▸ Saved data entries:

+-------+

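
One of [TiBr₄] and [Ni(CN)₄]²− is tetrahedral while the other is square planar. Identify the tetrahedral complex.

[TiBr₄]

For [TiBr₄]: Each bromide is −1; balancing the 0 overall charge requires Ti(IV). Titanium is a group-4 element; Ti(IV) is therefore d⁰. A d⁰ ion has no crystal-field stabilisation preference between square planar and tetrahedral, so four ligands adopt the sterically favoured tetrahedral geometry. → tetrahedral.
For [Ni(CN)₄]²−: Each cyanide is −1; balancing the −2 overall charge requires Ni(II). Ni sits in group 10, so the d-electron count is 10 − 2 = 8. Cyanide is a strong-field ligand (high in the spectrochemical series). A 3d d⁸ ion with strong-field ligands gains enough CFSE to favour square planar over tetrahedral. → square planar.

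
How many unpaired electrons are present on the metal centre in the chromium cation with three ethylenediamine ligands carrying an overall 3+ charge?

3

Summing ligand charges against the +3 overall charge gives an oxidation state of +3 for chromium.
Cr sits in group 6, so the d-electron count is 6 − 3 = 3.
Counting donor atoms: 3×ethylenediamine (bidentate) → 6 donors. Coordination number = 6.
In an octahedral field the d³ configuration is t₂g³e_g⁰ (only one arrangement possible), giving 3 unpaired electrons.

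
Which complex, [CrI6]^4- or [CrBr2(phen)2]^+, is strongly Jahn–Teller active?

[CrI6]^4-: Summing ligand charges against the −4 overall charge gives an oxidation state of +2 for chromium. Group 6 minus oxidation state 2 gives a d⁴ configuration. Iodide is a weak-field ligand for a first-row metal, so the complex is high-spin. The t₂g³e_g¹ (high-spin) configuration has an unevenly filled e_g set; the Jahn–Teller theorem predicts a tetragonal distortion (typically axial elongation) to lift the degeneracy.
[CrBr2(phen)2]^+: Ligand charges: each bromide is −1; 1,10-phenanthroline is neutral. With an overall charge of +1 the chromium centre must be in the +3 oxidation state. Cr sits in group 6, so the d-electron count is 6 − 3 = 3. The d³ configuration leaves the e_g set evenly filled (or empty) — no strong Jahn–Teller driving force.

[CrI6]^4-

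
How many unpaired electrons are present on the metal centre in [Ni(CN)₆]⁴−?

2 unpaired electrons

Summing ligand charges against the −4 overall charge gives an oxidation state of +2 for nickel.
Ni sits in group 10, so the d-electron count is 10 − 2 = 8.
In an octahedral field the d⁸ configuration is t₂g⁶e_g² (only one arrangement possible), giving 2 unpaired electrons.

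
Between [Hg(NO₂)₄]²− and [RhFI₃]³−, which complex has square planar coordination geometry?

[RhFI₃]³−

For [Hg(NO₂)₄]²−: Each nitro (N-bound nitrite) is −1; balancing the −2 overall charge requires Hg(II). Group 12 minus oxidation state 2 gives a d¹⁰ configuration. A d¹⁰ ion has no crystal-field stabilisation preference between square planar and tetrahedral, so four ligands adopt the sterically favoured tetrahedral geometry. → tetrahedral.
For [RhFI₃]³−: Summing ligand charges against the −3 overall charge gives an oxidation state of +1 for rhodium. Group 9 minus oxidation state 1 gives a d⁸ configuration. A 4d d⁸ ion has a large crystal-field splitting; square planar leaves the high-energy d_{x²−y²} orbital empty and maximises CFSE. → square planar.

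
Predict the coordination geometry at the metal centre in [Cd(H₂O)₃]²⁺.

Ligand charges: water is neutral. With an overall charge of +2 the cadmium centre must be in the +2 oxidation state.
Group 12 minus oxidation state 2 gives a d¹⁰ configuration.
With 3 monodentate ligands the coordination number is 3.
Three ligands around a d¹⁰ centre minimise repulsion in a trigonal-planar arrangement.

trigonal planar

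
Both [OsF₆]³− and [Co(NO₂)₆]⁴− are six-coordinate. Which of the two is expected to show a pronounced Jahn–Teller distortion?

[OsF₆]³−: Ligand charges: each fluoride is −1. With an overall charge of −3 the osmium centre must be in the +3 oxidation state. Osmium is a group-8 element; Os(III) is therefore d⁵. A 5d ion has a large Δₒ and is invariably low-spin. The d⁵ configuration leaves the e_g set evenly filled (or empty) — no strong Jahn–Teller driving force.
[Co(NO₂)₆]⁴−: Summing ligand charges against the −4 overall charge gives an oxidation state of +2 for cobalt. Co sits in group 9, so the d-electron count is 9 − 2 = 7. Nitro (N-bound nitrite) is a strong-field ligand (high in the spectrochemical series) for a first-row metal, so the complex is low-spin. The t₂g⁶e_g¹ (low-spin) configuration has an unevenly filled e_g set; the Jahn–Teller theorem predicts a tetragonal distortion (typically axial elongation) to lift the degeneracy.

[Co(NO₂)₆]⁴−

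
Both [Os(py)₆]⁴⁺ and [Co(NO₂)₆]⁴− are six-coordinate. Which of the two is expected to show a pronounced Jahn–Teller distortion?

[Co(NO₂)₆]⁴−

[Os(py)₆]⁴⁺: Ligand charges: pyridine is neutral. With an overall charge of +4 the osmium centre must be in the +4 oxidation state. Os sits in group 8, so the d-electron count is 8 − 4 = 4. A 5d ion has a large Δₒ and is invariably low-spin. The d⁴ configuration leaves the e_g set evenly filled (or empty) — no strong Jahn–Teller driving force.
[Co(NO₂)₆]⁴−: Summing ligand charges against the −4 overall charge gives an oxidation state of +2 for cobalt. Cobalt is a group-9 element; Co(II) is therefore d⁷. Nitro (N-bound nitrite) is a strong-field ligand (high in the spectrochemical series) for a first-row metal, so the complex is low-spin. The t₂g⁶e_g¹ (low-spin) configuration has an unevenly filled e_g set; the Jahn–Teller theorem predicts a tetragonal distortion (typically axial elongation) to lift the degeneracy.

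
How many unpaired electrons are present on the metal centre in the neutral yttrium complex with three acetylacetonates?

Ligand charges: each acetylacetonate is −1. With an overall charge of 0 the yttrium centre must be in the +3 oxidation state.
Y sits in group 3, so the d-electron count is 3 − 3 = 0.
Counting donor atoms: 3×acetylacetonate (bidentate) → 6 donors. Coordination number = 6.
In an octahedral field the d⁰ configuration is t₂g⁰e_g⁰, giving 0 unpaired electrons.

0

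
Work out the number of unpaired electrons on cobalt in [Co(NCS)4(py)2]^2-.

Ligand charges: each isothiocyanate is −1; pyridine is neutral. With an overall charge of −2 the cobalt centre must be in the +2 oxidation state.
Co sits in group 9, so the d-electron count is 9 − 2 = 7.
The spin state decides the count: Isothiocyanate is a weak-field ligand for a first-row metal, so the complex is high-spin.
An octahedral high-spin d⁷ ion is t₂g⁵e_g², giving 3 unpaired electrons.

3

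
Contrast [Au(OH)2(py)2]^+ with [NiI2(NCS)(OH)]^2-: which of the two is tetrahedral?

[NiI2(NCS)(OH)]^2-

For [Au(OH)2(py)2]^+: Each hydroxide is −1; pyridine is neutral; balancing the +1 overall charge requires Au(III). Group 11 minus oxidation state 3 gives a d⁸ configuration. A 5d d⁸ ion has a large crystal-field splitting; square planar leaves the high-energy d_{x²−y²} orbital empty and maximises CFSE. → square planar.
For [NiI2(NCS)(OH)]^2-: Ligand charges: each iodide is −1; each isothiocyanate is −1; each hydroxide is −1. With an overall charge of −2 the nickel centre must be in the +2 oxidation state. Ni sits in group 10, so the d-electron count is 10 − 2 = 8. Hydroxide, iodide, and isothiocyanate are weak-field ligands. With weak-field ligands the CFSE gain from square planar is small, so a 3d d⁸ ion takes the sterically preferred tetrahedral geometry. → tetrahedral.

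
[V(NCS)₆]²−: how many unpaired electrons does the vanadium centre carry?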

+-------+

▸ YOUR OBJECTIVE:
Transcribe all the entries exactly, as they stand.

▸ ANSWER TO THIS TASK:
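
One of [TiBr₄] and [Ni(CN)₄]²− is tetrahedral while the other is square planar. Identify the tetrahedral complex.

[TiBr₄]

For [TiBr₄]: Each bromide is −1; balancing the 0 overall charge requires Ti(IV). Titanium is a group-4 element; Ti(IV) is therefore d⁰. A d⁰ ion has no crystal-field stabilisation preference between square planar and tetrahedral, so four ligands adopt the sterically favoured tetrahedral geometry. → tetrahedral.
For [Ni(CN)₄]²−: Each cyanide is −1; balancing the −2 overall charge requires Ni(II). Ni sits in group 10, so the d-electron count is 10 − 2 = 8. Cyanide is a strong-field ligand (high in the spectrochemical series). A 3d d⁸ ion with strong-field ligands gains enough CFSE to favour square planar over tetrahedral. → square planar.

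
How many unpaired electrons are present on the metal centre in the chromium cation with three ethylenediamine ligands carrying an overall 3+ charge?

3

Summing ligand charges against the +3 overall charge gives an oxidation state of +3 for chromium.
Cr sits in group 6, so the d-electron count is 6 − 3 = 3.
Counting donor atoms: 3×ethylenediamine (bidentate) → 6 donors. Coordination number = 6.
In an octahedral field the d³ configuration is t₂g³e_g⁰ (only one arrangement possible), giving 3 unpaired electrons.

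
Which complex, [CrI6]^4- or [CrBr2(phen)2]^+, is strongly Jahn–Teller active?

[CrI6]^4-: Summing ligand charges against the −4 overall charge gives an oxidation state of +2 for chromium. Group 6 minus oxidation state 2 gives a d⁴ configuration. Iodide is a weak-field ligand for a first-row metal, so the complex is high-spin. The t₂g³e_g¹ (high-spin) configuration has an unevenly filled e_g set; the Jahn–Teller theorem predicts a tetragonal distortion (typically axial elongation) to lift the degeneracy.
[CrBr2(phen)2]^+: Ligand charges: each bromide is −1; 1,10-phenanthroline is neutral. With an overall charge of +1 the chromium centre must be in the +3 oxidation state. Cr sits in group 6, so the d-electron count is 6 − 3 = 3. The d³ configuration leaves the e_g set evenly filled (or empty) — no strong Jahn–Teller driving force.

[CrI6]^4-

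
How many unpaired electrons are present on the metal centre in [Ni(CN)₆]⁴−?

2 unpaired electrons

Summing ligand charges against the −4 overall charge gives an oxidation state of +2 for nickel.
Ni sits in group 10, so the d-electron count is 10 − 2 = 8.
In an octahedral field the d⁸ configuration is t₂g⁶e_g² (only one arrangement possible), giving 2 unpaired electrons.

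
Between [Hg(NO₂)₄]²− and [RhFI₃]³−, which complex has square planar coordination geometry?

[RhFI₃]³−

For [Hg(NO₂)₄]²−: Each nitro (N-bound nitrite) is −1; balancing the −2 overall charge requires Hg(II). Group 12 minus oxidation state 2 gives a d¹⁰ configuration. A d¹⁰ ion has no crystal-field stabilisation preference between square planar and tetrahedral, so four ligands adopt the sterically favoured tetrahedral geometry. → tetrahedral.
For [RhFI₃]³−: Summing ligand charges against the −3 overall charge gives an oxidation state of +1 for rhodium. Group 9 minus oxidation state 1 gives a d⁸ configuration. A 4d d⁸ ion has a large crystal-field splitting; square planar leaves the high-energy d_{x²−y²} orbital empty and maximises CFSE. → square planar.

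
Predict the coordination geometry at the metal centre in [Cd(H₂O)₃]²⁺.

Ligand charges: water is neutral. With an overall charge of +2 the cadmium centre must be in the +2 oxidation state.
Group 12 minus oxidation state 2 gives a d¹⁰ configuration.
With 3 monodentate ligands the coordination number is 3.
Three ligands around a d¹⁰ centre minimise repulsion in a trigonal-planar arrangement.

trigonal planar

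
Both [OsF₆]³− and [Co(NO₂)₆]⁴− are six-coordinate. Which of the two is expected to show a pronounced Jahn–Teller distortion?

[OsF₆]³−: Ligand charges: each fluoride is −1. With an overall charge of −3 the osmium centre must be in the +3 oxidation state. Osmium is a group-8 element; Os(III) is therefore d⁵. A 5d ion has a large Δₒ and is invariably low-spin. The d⁵ configuration leaves the e_g set evenly filled (or empty) — no strong Jahn–Teller driving force.
[Co(NO₂)₆]⁴−: Summing ligand charges against the −4 overall charge gives an oxidation state of +2 for cobalt. Co sits in group 9, so the d-electron count is 9 − 2 = 7. Nitro (N-bound nitrite) is a strong-field ligand (high in the spectrochemical series) for a first-row metal, so the complex is low-spin. The t₂g⁶e_g¹ (low-spin) configuration has an unevenly filled e_g set; the Jahn–Teller theorem predicts a tetragonal distortion (typically axial elongation) to lift the degeneracy.

[Co(NO₂)₆]⁴−

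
Both [Os(py)₆]⁴⁺ and [Co(NO₂)₆]⁴− are six-coordinate. Which of the two is expected to show a pronounced Jahn–Teller distortion?

[Co(NO₂)₆]⁴−

[Os(py)₆]⁴⁺: Ligand charges: pyridine is neutral. With an overall charge of +4 the osmium centre must be in the +4 oxidation state. Os sits in group 8, so the d-electron count is 8 − 4 = 4. A 5d ion has a large Δₒ and is invariably low-spin. The d⁴ configuration leaves the e_g set evenly filled (or empty) — no strong Jahn–Teller driving force.
[Co(NO₂)₆]⁴−: Summing ligand charges against the −4 overall charge gives an oxidation state of +2 for cobalt. Cobalt is a group-9 element; Co(II) is therefore d⁷. Nitro (N-bound nitrite) is a strong-field ligand (high in the spectrochemical series) for a first-row metal, so the complex is low-spin. The t₂g⁶e_g¹ (low-spin) configuration has an unevenly filled e_g set; the Jahn–Teller theorem predicts a tetragonal distortion (typically axial elongation) to lift the degeneracy.

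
How many unpaired electrons are present on the metal centre in the neutral yttrium complex with three acetylacetonates?

Ligand charges: each acetylacetonate is −1. With an overall charge of 0 the yttrium centre must be in the +3 oxidation state.
Y sits in group 3, so the d-electron count is 3 − 3 = 0.
Counting donor atoms: 3×acetylacetonate (bidentate) → 6 donors. Coordination number = 6.
In an octahedral field the d⁰ configuration is t₂g⁰e_g⁰, giving 0 unpaired electrons.

0

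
Work out the number of unpaired electrons on cobalt in [Co(NCS)4(py)2]^2-.

Ligand charges: each isothiocyanate is −1; pyridine is neutral. With an overall charge of −2 the cobalt centre must be in the +2 oxidation state.
Co sits in group 9, so the d-electron count is 9 − 2 = 7.
The spin state decides the count: Isothiocyanate is a weak-field ligand for a first-row metal, so the complex is high-spin.
An octahedral high-spin d⁷ ion is t₂g⁵e_g², giving 3 unpaired electrons.

3

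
Contrast [Au(OH)2(py)2]^+ with [NiI2(NCS)(OH)]^2-: which of the two is tetrahedral?

[NiI2(NCS)(OH)]^2-

For [Au(OH)2(py)2]^+: Each hydroxide is −1; pyridine is neutral; balancing the +1 overall charge requires Au(III). Group 11 minus oxidation state 3 gives a d⁸ configuration. A 5d d⁸ ion has a large crystal-field splitting; square planar leaves the high-energy d_{x²−y²} orbital empty and maximises CFSE. → square planar.
For [NiI2(NCS)(OH)]^2-: Ligand charges: each iodide is −1; each isothiocyanate is −1; each hydroxide is −1. With an overall charge of −2 the nickel centre must be in the +2 oxidation state. Ni sits in group 10, so the d-electron count is 10 − 2 = 8. Hydroxide, iodide, and isothiocyanate are weak-field ligands. With weak-field ligands the CFSE gain from square planar is small, so a 3d d⁸ ion takes the sterically preferred tetrahedral geometry. → tetrahedral.

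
[V(NCS)₆]²−: how many unpaired electrons does the vanadium centre carry?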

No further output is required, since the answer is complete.